[Saved entries]
= = = = =

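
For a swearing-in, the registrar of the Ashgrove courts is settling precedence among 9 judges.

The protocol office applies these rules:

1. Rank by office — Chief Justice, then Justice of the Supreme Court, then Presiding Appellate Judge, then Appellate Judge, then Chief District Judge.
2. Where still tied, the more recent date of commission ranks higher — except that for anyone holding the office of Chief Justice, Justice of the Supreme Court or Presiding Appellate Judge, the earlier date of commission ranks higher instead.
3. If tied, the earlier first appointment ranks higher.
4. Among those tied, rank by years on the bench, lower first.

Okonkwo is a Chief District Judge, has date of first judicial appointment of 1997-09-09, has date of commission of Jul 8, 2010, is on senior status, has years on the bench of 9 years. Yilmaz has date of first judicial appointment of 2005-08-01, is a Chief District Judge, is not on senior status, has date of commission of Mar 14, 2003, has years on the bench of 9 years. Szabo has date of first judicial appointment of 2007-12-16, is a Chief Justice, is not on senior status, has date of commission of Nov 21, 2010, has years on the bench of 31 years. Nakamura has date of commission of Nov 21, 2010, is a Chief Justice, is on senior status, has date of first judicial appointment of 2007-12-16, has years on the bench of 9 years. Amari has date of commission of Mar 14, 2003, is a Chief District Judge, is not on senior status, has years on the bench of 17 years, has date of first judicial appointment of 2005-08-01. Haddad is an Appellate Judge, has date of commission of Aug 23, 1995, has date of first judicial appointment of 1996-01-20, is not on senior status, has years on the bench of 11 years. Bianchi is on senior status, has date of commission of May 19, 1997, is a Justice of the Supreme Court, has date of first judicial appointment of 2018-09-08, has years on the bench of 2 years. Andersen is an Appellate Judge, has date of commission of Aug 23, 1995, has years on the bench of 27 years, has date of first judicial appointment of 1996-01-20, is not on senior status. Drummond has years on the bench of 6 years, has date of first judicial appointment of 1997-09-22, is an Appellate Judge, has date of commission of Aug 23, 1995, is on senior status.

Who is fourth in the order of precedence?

Haddad

By office: Nakamura and Szabo (Chief Justice); then Bianchi (Justice of the Supreme Court); then Haddad, Andersen and Drummond (Appellate Judge); then Okonkwo, Yilmaz and Amari (Chief District Judge).
Nakamura and Szabo both have date of commission Nov 21, 2010, so the next rule applies.
Nakamura and Szabo both have date of first judicial appointment 2007-12-16, so the next rule applies.
Among Nakamura and Szabo, by years on the bench (lower first): Nakamura (9 years) before Szabo (31 years).
Haddad, Andersen and Drummond all have date of commission Aug 23, 1995, so the next rule applies.
Among Haddad, Andersen and Drummond, by date of first judicial appointment (earlier first): Haddad and Andersen (1996-01-20) before Drummond (1997-09-22).
Among Haddad and Andersen, by years on the bench (lower first): Haddad (11 years) before Andersen (27 years).
Among Okonkwo, Yilmaz and Amari, by date of commission (later first): Okonkwo (Jul 8, 2010) before Yilmaz and Amari (Mar 14, 2003).
Yilmaz and Amari both have date of first judicial appointment 2005-08-01, so the next rule applies.
Among Yilmaz and Amari, by years on the bench (lower first): Yilmaz (9 years) before Amari (17 years).
Order: Nakamura, Szabo, Bianchi, Haddad, Andersen, Drummond, Okonkwo, Yilmaz, Amari.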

= = = = =

→ What to do
What number of lines in the records contain the word "Presiding"? Answer with that number alone.

→ Answer section
2